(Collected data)
>>>>
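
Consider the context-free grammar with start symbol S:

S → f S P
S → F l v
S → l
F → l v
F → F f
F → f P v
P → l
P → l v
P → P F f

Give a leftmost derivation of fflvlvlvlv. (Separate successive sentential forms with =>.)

S => fSP   [S → f S P]
fSP => ffSPP   [S → f S P]
ffSPP => ffFlvPP   [S → F l v]
ffFlvPP => fflvlvPP   [F → l v]
fflvlvPP => fflvlvlvP   [P → l v]
fflvlvlvP => fflvlvlvlv   [P → l v]

S => fSP => ffSPP => ffFlvPP => fflvlvPP => fflvlvlvP => fflvlvlvlv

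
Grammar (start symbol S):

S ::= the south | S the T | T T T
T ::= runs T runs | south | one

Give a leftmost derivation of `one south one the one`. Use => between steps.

S => S the T   [S ::= S the T]
S the T => T T T the T   [S ::= T T T]
T T T the T => one T T the T   [T ::= one]
one T T the T => one south T the T   [T ::= south]
one south T the T => one south one the T   [T ::= one]
one south one the T => one south one the one   [T ::= one]

S => S the T => T T T the T => one T T the T => one south T the T => one south one the T => one south one the one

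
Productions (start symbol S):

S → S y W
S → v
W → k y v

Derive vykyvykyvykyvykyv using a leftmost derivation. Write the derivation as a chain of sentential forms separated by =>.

S => SyW   [S → S y W]
SyW => SyWyW   [S → S y W]
SyWyW => SyWyWyW   [S → S y W]
SyWyWyW => SyWyWyWyW   [S → S y W]
SyWyWyWyW => vyWyWyWyW   [S → v]
vyWyWyWyW => vykyvyWyWyW   [W → k y v]
vykyvyWyWyW => vykyvykyvyWyW   [W → k y v]
vykyvykyvyWyW => vykyvykyvykyvyW   [W → k y v]
vykyvykyvykyvyW => vykyvykyvykyvykyv   [W → k y v]

S => SyW => SyWyW => SyWyWyW => SyWyWyWyW => vyWyWyWyW => vykyvyWyWyW => vykyvykyvyWyW => vykyvykyvykyvyW => vykyvykyvykyvykyv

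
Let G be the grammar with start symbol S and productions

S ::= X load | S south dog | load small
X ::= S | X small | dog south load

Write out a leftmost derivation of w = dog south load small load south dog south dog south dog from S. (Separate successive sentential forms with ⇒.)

S ⇒ S south dog   [S ::= S south dog]
S south dog ⇒ S south dog south dog   [S ::= S south dog]
S south dog south dog ⇒ S south dog south dog south dog   [S ::= S south dog]
S south dog south dog south dog ⇒ X load south dog south dog south dog   [S ::= X load]
X load south dog south dog south dog ⇒ X small load south dog south dog south dog   [X ::= X small]
X small load south dog south dog south dog ⇒ dog south load small load south dog south dog south dog   [X ::= dog south load]

S ⇒ S south dog ⇒ S south dog south dog ⇒ S south dog south dog south dog ⇒ X load south dog south dog south dog ⇒ X small load south dog south dog south dog ⇒ dog south load small load south dog south dog south dog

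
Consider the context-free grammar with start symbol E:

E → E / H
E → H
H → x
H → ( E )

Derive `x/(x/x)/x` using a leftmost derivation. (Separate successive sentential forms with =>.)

E => E/H => E/H/H => H/H/H => x/H/H => x/(E)/H => x/(E/H)/H => x/(H/H)/H => x/(x/H)/H => x/(x/x)/H => x/(x/x)/x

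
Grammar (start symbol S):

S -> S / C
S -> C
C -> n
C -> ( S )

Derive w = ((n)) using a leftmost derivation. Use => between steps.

S => C   [S -> C]
C => (S)   [C -> ( S )]
(S) => (C)   [S -> C]
(C) => ((S))   [C -> ( S )]
((S)) => ((C))   [S -> C]
((C)) => ((n))   [C -> n]

S=>C=>(S)=>(C)=>((S))=>((C))=>((n))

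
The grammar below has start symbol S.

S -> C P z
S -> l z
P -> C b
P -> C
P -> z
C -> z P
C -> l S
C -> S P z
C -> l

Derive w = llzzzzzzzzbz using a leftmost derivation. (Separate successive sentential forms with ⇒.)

S⇒CPz⇒lPz⇒lCbz⇒lSPzbz⇒lCPzPzbz⇒lSPzPzPzbz⇒lCPzPzPzPzbz⇒llPzPzPzPzbz⇒llzzPzPzPzbz⇒llzzzzPzPzbz⇒llzzzzzzPzbz⇒llzzzzzzzzbz

S ⇒ CPz   [S -> C P z]
CPz ⇒ lPz   [C -> l]
lPz ⇒ lCbz   [P -> C b]
lCbz ⇒ lSPzbz   [C -> S P z]
lSPzbz ⇒ lCPzPzbz   [S -> C P z]
lCPzPzbz ⇒ lSPzPzPzbz   [C -> S P z]
lSPzPzPzbz ⇒ lCPzPzPzPzbz   [S -> C P z]
lCPzPzPzPzbz ⇒ llPzPzPzPzbz   [C -> l]
llPzPzPzPzbz ⇒ llzzPzPzPzbz   [P -> z]
llzzPzPzPzbz ⇒ llzzzzPzPzbz   [P -> z]
llzzzzPzPzbz ⇒ llzzzzzzPzbz   [P -> z]
llzzzzzzPzbz ⇒ llzzzzzzzzbz   [P -> z]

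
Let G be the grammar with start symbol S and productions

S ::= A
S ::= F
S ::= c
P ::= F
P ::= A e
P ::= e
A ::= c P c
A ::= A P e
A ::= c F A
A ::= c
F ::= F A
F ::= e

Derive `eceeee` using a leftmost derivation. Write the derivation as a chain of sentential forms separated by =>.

S => F => FA => eA => eAPe => eAPePe => ecPePe => ecFePe => eceePe => eceeee

S => F   [S ::= F]
F => FA   [F ::= F A]
FA => eA   [F ::= e]
eA => eAPe   [A ::= A P e]
eAPe => eAPePe   [A ::= A P e]
eAPePe => ecPePe   [A ::= c]
ecPePe => ecFePe   [P ::= F]
ecFePe => eceePe   [F ::= e]
eceePe => eceeee   [P ::= e]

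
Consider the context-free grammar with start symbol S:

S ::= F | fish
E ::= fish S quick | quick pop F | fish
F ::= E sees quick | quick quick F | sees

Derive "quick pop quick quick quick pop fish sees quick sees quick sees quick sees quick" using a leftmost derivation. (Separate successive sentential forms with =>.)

S => F   [S ::= F]
F => E sees quick   [F ::= E sees quick]
E sees quick => quick pop F sees quick   [E ::= quick pop F]
quick pop F sees quick => quick pop quick quick F sees quick   [F ::= quick quick F]
quick pop quick quick F sees quick => quick pop quick quick E sees quick sees quick   [F ::= E sees quick]
quick pop quick quick E sees quick sees quick => quick pop quick quick quick pop F sees quick sees quick   [E ::= quick pop F]
quick pop quick quick quick pop F sees quick sees quick => quick pop quick quick quick pop E sees quick sees quick sees quick   [F ::= E sees quick]
quick pop quick quick quick pop E sees quick sees quick sees quick => quick pop quick quick quick pop fish S quick sees quick sees quick sees quick   [E ::= fish S quick]
quick pop quick quick quick pop fish S quick sees quick sees quick sees quick => quick pop quick quick quick pop fish F quick sees quick sees quick sees quick   [S ::= F]
quick pop quick quick quick pop fish F quick sees quick sees quick sees quick => quick pop quick quick quick pop fish sees quick sees quick sees quick sees quick   [F ::= sees]

S => F => E sees quick => quick pop F sees quick => quick pop quick quick F sees quick => quick pop quick quick E sees quick sees quick => quick pop quick quick quick pop F sees quick sees quick => quick pop quick quick quick pop E sees quick sees quick sees quick => quick pop quick quick quick pop fish S quick sees quick sees quick sees quick => quick pop quick quick quick pop fish F quick sees quick sees quick sees quick => quick pop quick quick quick pop fish sees quick sees quick sees quick sees quick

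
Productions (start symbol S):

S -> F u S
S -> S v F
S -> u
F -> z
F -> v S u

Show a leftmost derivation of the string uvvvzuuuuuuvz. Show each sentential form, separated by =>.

S => SvF => SvFvF => uvFvF => uvvSuvF => uvvFuSuvF => uvvvSuuSuvF => uvvvFuSuuSuvF => uvvvzuSuuSuvF => uvvvzuuuuSuvF => uvvvzuuuuuuvF => uvvvzuuuuuuvz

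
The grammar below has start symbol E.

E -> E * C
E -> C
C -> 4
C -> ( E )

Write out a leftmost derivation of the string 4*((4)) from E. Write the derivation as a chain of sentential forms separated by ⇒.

E⇒E*C⇒C*C⇒4*C⇒4*(E)⇒4*(C)⇒4*((E))⇒4*((C))⇒4*((4))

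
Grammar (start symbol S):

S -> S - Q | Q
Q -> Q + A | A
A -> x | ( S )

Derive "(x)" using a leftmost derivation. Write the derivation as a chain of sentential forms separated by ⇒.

S ⇒ Q ⇒ A ⇒ (S) ⇒ (Q) ⇒ (A) ⇒ (x)

S ⇒ Q   [S -> Q]
Q ⇒ A   [Q -> A]
A ⇒ (S)   [A -> ( S )]
(S) ⇒ (Q)   [S -> Q]
(Q) ⇒ (A)   [Q -> A]
(A) ⇒ (x)   [A -> x]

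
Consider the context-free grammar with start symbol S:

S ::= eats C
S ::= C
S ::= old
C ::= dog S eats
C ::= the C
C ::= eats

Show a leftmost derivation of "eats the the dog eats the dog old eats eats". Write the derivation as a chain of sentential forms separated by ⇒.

S ⇒ eats C ⇒ eats the C ⇒ eats the the C ⇒ eats the the dog S eats ⇒ eats the the dog eats C eats ⇒ eats the the dog eats the C eats ⇒ eats the the dog eats the dog S eats eats ⇒ eats the the dog eats the dog old eats eats

S ⇒ eats C   [S ::= eats C]
eats C ⇒ eats the C   [C ::= the C]
eats the C ⇒ eats the the C   [C ::= the C]
eats the the C ⇒ eats the the dog S eats   [C ::= dog S eats]
eats the the dog S eats ⇒ eats the the dog eats C eats   [S ::= eats C]
eats the the dog eats C eats ⇒ eats the the dog eats the C eats   [C ::= the C]
eats the the dog eats the C eats ⇒ eats the the dog eats the dog S eats eats   [C ::= dog S eats]
eats the the dog eats the dog S eats eats ⇒ eats the the dog eats the dog old eats eats   [S ::= old]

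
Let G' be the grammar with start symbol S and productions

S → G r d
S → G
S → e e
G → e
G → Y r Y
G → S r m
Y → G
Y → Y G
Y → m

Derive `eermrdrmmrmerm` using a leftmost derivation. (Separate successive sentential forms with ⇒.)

S ⇒ G ⇒ YrY ⇒ YGrY ⇒ YGGrY ⇒ GGGrY ⇒ SrmGGrY ⇒ GrdrmGGrY ⇒ SrmrdrmGGrY ⇒ eermrdrmGGrY ⇒ eermrdrmYrYGrY ⇒ eermrdrmmrYGrY ⇒ eermrdrmmrmGrY ⇒ eermrdrmmrmerY ⇒ eermrdrmmrmerm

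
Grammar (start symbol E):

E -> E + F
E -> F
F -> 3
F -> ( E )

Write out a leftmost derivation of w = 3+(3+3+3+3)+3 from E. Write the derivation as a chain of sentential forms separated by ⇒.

E ⇒ E+F ⇒ E+F+F ⇒ F+F+F ⇒ 3+F+F ⇒ 3+(E)+F ⇒ 3+(E+F)+F ⇒ 3+(E+F+F)+F ⇒ 3+(E+F+F+F)+F ⇒ 3+(F+F+F+F)+F ⇒ 3+(3+F+F+F)+F ⇒ 3+(3+3+F+F)+F ⇒ 3+(3+3+3+F)+F ⇒ 3+(3+3+3+3)+F ⇒ 3+(3+3+3+3)+3

E ⇒ E+F   [E -> E + F]
E+F ⇒ E+F+F   [E -> E + F]
E+F+F ⇒ F+F+F   [E -> F]
F+F+F ⇒ 3+F+F   [F -> 3]
3+F+F ⇒ 3+(E)+F   [F -> ( E )]
3+(E)+F ⇒ 3+(E+F)+F   [E -> E + F]
3+(E+F)+F ⇒ 3+(E+F+F)+F   [E -> E + F]
3+(E+F+F)+F ⇒ 3+(E+F+F+F)+F   [E -> E + F]
3+(E+F+F+F)+F ⇒ 3+(F+F+F+F)+F   [E -> F]
3+(F+F+F+F)+F ⇒ 3+(3+F+F+F)+F   [F -> 3]
3+(3+F+F+F)+F ⇒ 3+(3+3+F+F)+F   [F -> 3]
3+(3+3+F+F)+F ⇒ 3+(3+3+3+F)+F   [F -> 3]
3+(3+3+3+F)+F ⇒ 3+(3+3+3+3)+F   [F -> 3]
3+(3+3+3+3)+F ⇒ 3+(3+3+3+3)+3   [F -> 3]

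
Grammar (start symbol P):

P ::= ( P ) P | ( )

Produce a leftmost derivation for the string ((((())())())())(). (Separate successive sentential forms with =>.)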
<<<<
Show every line in the entries above that contains the string "below".

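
The grammar below has start symbol S.
The grammar below has start symbol E.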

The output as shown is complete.